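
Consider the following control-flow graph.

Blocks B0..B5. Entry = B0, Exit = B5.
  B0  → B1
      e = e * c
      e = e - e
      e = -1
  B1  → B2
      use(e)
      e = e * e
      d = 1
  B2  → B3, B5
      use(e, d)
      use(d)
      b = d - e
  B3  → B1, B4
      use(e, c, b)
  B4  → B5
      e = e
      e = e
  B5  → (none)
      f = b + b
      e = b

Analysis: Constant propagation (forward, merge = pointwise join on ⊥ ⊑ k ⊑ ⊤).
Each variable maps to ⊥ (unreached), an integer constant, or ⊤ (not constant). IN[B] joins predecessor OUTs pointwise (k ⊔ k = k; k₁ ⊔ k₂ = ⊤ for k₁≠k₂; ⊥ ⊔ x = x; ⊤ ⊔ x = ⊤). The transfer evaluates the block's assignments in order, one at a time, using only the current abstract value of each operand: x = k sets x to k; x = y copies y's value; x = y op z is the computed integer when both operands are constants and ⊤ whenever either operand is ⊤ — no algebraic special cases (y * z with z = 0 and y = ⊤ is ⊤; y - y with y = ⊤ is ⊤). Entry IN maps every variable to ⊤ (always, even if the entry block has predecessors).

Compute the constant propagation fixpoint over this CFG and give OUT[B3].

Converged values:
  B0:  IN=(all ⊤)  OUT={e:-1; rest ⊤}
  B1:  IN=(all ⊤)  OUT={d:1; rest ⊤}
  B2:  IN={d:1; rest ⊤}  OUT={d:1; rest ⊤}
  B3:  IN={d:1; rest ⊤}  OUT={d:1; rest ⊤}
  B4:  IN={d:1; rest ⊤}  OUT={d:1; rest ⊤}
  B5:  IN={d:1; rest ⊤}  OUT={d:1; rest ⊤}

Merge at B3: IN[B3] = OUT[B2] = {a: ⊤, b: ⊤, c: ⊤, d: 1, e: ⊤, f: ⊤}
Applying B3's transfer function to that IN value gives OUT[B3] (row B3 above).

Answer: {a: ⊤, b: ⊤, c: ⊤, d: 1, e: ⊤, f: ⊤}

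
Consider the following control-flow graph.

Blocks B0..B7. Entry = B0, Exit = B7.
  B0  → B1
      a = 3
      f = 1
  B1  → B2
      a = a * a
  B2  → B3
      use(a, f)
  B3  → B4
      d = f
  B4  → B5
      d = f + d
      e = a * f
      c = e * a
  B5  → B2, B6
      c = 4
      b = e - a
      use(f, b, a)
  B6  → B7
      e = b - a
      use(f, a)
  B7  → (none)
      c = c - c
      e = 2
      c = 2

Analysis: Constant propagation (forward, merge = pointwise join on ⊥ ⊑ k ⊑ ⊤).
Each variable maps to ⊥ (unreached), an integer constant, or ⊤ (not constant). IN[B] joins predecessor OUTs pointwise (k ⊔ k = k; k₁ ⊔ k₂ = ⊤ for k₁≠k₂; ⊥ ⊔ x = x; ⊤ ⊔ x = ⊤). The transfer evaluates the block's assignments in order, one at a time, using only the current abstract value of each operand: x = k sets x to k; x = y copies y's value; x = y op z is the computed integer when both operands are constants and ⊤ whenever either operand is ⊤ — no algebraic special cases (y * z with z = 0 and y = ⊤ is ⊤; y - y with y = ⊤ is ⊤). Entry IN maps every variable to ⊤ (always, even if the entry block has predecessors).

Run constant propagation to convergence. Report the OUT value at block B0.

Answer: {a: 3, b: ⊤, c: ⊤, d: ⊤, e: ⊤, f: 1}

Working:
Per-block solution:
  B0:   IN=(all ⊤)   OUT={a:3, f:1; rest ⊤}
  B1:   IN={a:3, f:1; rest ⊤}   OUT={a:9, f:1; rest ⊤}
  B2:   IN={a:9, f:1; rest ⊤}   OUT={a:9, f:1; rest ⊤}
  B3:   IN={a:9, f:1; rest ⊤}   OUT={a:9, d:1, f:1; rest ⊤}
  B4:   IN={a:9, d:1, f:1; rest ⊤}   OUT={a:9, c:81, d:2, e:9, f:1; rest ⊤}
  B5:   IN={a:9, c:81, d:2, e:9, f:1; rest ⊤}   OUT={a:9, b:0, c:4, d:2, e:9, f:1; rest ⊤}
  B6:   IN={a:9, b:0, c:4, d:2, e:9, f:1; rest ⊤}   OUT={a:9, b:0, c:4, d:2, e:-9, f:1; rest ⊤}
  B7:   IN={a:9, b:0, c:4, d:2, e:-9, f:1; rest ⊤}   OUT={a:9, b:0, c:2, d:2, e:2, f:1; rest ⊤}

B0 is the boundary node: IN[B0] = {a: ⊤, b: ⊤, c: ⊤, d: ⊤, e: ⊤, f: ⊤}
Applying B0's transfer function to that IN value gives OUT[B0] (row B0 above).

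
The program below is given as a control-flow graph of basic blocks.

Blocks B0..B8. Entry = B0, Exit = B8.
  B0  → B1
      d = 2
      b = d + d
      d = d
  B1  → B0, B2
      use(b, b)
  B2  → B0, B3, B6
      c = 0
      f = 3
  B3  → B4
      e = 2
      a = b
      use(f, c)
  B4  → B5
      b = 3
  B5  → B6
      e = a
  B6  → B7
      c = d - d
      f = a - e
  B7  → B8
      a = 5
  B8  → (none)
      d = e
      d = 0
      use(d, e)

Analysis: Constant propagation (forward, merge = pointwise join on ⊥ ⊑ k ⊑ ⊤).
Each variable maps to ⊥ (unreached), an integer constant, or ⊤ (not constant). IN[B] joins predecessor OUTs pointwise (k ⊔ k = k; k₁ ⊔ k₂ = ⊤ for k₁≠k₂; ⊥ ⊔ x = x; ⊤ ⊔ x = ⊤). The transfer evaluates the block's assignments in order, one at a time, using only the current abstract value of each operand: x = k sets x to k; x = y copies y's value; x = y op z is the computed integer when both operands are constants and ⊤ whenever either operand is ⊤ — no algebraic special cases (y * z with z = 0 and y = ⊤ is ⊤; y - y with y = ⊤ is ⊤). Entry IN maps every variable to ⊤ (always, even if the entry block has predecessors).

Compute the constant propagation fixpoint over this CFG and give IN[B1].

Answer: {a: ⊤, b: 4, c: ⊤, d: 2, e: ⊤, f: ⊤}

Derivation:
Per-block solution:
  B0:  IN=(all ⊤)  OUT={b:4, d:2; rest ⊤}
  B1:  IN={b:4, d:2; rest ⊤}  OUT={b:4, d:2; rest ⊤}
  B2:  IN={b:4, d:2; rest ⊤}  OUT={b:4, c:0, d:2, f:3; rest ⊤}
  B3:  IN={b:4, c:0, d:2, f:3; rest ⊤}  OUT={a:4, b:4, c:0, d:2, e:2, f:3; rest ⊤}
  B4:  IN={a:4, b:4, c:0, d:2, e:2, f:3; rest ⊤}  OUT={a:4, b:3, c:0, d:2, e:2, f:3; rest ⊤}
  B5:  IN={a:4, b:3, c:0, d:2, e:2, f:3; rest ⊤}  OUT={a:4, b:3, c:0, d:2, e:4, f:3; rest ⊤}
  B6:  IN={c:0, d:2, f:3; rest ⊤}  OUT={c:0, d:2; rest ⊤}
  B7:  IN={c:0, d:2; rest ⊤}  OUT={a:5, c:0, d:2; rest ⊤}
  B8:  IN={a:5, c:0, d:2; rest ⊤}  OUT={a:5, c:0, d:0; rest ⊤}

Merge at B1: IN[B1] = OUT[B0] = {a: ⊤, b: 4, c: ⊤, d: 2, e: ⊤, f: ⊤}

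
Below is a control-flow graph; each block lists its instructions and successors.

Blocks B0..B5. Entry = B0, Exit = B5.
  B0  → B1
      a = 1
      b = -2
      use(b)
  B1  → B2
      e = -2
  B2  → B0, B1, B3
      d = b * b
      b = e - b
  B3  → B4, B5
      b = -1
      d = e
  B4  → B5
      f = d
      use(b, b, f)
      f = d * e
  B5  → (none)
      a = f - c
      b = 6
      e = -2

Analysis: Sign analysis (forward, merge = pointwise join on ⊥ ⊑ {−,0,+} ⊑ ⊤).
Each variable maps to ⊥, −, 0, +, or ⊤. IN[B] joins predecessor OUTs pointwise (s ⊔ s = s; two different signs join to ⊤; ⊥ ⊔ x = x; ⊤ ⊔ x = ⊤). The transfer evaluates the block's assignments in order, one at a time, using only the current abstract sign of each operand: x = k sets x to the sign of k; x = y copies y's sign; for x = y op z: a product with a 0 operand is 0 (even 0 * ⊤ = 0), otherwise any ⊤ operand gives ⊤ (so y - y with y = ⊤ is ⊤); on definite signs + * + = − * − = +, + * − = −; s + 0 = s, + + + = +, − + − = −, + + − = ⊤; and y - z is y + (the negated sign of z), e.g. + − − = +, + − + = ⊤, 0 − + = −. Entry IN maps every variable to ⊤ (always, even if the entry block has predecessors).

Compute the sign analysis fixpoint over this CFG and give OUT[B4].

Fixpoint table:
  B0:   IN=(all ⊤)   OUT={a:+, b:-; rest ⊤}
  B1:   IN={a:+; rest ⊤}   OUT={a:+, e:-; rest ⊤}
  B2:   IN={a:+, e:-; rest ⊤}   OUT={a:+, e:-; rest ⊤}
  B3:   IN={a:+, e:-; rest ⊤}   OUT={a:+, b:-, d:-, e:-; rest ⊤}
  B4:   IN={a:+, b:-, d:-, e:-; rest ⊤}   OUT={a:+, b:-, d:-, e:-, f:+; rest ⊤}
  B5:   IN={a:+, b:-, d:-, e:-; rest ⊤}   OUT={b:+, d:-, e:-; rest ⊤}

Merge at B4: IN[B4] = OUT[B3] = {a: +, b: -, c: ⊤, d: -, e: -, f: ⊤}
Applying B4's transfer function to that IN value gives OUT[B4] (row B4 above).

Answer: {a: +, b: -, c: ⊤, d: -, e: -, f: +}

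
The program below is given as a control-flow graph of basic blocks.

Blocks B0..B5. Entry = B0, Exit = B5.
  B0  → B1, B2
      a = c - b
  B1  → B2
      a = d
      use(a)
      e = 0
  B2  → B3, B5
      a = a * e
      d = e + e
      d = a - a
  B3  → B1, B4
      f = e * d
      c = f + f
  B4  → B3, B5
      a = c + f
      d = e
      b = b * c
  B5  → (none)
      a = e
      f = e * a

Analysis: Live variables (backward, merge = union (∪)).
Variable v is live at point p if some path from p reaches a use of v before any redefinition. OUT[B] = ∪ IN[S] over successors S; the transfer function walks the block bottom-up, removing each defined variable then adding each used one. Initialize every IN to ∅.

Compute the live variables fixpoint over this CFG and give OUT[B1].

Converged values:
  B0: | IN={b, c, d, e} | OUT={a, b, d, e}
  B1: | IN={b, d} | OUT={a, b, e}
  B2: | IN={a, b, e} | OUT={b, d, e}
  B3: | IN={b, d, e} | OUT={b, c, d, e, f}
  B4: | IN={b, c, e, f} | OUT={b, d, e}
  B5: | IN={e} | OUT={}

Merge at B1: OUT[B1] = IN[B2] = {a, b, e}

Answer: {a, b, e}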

§

REQUIRED WORK ::
Look for the word "successors". Copy out every line of the data that has it.

RESPONSE TO THE EXERCISE ::
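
Below is a control-flow graph; each block lists its instructions and successors.
Variable v is live at point p if some path from p reaches a use of v before any redefinition. OUT[B] = ∪ IN[S] over successors S; the transfer function walks the block bottom-up, removing each defined variable then adding each used one. Initialize every IN to ∅.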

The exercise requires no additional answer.